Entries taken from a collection

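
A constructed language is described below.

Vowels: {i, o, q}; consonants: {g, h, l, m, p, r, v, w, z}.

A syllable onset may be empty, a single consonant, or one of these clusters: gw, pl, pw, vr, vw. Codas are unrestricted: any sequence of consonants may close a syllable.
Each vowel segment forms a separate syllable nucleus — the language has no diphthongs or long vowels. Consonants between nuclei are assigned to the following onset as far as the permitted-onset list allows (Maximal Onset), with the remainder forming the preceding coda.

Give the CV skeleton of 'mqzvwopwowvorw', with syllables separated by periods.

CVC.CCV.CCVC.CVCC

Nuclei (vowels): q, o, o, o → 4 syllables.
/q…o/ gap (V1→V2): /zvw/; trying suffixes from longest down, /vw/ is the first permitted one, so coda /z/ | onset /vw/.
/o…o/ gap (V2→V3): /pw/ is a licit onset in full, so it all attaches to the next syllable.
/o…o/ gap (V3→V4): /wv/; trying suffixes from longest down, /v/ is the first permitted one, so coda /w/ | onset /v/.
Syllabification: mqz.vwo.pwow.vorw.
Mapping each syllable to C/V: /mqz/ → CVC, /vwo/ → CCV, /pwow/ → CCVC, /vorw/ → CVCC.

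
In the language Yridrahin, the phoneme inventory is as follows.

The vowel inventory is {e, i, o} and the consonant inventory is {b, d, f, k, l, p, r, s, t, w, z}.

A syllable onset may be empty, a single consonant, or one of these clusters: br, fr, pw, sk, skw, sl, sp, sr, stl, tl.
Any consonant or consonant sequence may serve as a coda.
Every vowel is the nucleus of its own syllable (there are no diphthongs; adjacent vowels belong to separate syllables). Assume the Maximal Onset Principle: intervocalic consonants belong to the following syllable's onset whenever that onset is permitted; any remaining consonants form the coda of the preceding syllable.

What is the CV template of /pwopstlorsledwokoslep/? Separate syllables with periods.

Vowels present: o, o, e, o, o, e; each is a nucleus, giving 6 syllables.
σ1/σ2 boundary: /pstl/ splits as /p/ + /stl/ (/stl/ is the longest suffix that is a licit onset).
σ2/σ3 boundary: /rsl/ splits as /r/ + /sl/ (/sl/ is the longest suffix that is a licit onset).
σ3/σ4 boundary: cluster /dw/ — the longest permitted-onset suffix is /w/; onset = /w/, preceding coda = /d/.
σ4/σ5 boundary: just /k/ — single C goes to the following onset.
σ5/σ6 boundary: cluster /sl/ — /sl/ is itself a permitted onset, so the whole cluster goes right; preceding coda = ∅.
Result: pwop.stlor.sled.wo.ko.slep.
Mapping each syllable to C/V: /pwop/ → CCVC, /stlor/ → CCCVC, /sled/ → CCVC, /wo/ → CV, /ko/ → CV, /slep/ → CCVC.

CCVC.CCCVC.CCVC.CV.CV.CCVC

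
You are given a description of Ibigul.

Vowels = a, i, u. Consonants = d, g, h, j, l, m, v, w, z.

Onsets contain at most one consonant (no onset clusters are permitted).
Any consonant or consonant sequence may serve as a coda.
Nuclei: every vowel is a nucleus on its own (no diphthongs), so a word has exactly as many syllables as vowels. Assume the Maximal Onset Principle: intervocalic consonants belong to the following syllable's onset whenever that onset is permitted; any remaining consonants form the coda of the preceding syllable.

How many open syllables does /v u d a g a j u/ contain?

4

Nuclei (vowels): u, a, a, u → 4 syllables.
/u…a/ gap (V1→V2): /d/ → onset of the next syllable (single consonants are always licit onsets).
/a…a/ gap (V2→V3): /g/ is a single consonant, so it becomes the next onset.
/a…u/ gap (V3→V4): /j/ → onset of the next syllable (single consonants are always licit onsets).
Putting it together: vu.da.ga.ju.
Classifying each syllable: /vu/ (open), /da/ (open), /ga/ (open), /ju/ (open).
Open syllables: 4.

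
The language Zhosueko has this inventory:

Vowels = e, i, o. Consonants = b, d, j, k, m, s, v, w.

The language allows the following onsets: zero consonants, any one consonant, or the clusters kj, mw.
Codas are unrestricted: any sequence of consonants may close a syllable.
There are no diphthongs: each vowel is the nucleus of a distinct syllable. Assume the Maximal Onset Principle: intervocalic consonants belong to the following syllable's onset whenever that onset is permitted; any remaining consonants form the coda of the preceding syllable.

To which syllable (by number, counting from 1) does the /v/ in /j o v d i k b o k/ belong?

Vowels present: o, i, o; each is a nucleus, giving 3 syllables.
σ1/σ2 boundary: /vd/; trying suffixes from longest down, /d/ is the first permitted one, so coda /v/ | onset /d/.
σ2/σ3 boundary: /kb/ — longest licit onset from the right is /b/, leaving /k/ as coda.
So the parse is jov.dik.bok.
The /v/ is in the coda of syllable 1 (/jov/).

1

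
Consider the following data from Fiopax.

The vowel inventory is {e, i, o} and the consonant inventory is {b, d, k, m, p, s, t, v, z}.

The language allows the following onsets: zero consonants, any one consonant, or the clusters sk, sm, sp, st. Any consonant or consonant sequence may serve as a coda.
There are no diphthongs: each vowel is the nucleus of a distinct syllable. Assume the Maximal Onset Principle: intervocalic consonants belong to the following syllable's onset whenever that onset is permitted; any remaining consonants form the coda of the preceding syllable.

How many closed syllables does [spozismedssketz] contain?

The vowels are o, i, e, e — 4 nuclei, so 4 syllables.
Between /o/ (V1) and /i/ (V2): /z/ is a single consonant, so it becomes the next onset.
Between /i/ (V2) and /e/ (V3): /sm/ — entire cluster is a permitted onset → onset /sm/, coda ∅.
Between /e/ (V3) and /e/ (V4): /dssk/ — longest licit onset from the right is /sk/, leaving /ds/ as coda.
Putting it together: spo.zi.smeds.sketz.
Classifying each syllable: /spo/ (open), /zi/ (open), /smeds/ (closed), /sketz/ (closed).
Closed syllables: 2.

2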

EXERCISE BRIEF
Note how many lines above hold "allows" and give that figure alone.

ANSWER BOX
3